## Input data
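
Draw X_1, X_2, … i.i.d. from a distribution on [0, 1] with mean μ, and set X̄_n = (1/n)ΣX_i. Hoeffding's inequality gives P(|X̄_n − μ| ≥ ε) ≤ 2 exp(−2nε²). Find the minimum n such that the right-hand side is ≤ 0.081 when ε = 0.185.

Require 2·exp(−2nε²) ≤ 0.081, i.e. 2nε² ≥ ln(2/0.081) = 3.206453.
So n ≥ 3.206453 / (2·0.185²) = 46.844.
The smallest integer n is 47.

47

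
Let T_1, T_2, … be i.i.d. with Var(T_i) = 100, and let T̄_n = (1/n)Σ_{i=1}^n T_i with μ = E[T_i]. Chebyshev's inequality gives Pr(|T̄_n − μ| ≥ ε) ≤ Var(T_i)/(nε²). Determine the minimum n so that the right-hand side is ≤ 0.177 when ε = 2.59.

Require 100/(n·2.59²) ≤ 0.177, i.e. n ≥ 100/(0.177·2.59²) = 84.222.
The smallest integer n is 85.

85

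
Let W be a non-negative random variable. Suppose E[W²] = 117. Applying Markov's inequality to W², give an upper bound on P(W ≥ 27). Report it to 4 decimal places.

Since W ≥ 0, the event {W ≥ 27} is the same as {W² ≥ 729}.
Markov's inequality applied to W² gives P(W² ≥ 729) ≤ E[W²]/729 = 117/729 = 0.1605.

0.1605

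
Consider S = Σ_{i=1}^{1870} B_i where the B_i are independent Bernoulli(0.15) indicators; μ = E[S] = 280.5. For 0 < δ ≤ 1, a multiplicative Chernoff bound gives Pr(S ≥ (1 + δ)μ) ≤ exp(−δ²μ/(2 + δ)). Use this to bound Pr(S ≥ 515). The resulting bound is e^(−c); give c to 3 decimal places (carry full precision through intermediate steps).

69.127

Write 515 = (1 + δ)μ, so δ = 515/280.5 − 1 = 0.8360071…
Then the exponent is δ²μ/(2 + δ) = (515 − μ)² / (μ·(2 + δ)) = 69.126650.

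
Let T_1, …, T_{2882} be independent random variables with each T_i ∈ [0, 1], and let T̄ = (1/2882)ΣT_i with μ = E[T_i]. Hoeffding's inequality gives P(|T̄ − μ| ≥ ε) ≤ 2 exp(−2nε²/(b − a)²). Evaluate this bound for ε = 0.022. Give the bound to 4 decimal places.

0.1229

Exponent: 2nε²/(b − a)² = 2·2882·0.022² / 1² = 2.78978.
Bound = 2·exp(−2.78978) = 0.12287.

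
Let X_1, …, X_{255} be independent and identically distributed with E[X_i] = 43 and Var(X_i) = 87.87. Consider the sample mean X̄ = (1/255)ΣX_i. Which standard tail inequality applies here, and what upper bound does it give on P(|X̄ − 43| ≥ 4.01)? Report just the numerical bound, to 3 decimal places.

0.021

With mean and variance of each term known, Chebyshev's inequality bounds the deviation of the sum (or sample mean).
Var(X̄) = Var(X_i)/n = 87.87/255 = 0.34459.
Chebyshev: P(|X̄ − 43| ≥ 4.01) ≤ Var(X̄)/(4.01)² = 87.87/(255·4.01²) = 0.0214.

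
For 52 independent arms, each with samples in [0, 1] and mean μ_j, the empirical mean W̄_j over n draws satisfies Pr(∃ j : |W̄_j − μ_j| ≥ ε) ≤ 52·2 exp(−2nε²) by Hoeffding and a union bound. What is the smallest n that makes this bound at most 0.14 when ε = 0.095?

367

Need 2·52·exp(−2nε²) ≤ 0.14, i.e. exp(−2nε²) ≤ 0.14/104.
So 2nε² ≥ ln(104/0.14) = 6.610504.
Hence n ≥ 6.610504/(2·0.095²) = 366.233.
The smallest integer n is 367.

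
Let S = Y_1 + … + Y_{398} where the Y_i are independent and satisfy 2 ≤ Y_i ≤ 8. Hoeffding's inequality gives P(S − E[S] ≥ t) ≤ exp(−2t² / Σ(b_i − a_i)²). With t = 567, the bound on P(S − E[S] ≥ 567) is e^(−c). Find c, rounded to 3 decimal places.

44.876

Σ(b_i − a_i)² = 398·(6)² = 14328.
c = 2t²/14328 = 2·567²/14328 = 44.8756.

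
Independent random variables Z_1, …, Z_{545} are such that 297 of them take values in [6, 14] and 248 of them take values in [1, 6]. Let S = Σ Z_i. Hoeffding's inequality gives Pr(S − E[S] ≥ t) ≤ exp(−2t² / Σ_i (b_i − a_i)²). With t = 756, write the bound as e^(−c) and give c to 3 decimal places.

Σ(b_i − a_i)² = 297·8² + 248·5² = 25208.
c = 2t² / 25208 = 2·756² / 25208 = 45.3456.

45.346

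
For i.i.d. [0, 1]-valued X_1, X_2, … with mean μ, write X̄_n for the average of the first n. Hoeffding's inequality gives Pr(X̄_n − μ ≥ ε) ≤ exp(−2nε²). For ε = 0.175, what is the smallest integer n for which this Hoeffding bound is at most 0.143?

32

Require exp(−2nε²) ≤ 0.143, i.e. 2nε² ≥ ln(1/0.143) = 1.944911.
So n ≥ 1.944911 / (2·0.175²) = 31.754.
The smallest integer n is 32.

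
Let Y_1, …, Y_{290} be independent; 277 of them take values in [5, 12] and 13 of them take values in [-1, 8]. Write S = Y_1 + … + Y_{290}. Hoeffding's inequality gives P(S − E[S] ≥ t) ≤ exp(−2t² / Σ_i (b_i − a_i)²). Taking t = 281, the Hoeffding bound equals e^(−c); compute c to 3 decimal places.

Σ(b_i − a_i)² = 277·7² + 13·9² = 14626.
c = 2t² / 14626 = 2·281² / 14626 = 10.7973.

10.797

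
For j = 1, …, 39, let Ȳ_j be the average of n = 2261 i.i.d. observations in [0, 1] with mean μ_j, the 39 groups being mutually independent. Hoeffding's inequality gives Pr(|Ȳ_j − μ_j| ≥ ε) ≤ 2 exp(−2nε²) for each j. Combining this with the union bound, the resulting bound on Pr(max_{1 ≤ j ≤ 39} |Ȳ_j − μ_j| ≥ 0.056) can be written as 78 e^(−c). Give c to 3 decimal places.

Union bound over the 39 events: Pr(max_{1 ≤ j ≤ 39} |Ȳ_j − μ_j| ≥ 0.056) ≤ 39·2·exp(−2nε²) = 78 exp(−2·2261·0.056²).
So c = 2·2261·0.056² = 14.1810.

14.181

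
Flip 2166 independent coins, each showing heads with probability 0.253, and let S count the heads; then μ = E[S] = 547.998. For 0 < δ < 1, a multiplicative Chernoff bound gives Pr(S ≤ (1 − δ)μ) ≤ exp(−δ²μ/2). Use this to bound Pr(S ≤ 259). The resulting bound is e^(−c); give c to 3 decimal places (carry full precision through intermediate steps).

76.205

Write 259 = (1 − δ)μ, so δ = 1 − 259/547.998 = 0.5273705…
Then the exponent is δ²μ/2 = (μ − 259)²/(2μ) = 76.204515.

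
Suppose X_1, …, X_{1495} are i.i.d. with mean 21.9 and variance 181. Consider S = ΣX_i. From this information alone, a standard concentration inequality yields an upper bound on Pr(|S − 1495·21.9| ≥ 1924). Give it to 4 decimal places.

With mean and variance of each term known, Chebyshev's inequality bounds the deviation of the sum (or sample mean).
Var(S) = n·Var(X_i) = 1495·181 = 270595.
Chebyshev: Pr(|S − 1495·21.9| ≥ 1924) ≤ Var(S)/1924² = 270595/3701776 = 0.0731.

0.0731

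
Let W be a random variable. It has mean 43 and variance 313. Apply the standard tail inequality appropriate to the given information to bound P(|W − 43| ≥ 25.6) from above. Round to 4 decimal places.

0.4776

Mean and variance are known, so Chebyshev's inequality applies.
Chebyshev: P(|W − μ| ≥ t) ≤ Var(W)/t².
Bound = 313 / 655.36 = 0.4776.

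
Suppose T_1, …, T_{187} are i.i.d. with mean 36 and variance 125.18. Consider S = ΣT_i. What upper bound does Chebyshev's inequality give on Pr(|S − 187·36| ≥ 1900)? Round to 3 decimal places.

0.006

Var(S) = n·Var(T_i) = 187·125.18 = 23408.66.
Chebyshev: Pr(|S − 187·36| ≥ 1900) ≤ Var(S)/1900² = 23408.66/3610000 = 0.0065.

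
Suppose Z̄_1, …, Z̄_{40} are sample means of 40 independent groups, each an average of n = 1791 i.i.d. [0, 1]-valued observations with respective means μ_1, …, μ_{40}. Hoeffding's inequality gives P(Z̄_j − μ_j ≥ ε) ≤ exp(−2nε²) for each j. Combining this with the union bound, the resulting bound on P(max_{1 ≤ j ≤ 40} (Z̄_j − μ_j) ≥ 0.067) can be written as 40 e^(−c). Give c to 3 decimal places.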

## Task directions
The requested output is the line holding "Let W be a random" and every line after it up to the last line of the listing, exactly, with nothing else.

## Task response
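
Let W be a random variable. It has mean 43 and variance 313. Apply the standard tail inequality appropriate to the given information to bound P(|W − 43| ≥ 25.6) from above. Round to 4 decimal places.

0.4776

Mean and variance are known, so Chebyshev's inequality applies.
Chebyshev: P(|W − μ| ≥ t) ≤ Var(W)/t².
Bound = 313 / 655.36 = 0.4776.

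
Suppose T_1, …, T_{187} are i.i.d. with mean 36 and variance 125.18. Consider S = ΣT_i. What upper bound does Chebyshev's inequality give on Pr(|S − 187·36| ≥ 1900)? Round to 3 decimal places.

0.006

Var(S) = n·Var(T_i) = 187·125.18 = 23408.66.
Chebyshev: Pr(|S − 187·36| ≥ 1900) ≤ Var(S)/1900² = 23408.66/3610000 = 0.0065.

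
Suppose Z̄_1, …, Z̄_{40} are sample means of 40 independent groups, each an average of n = 1791 i.i.d. [0, 1]-valued observations with respective means μ_1, …, μ_{40}. Hoeffding's inequality gives P(Z̄_j − μ_j ≥ ε) ≤ exp(−2nε²) for each j. Combining this with the union bound, the resulting bound on P(max_{1 ≤ j ≤ 40} (Z̄_j − μ_j) ≥ 0.067) can be written as 40 e^(−c). Give c to 3 decimal places.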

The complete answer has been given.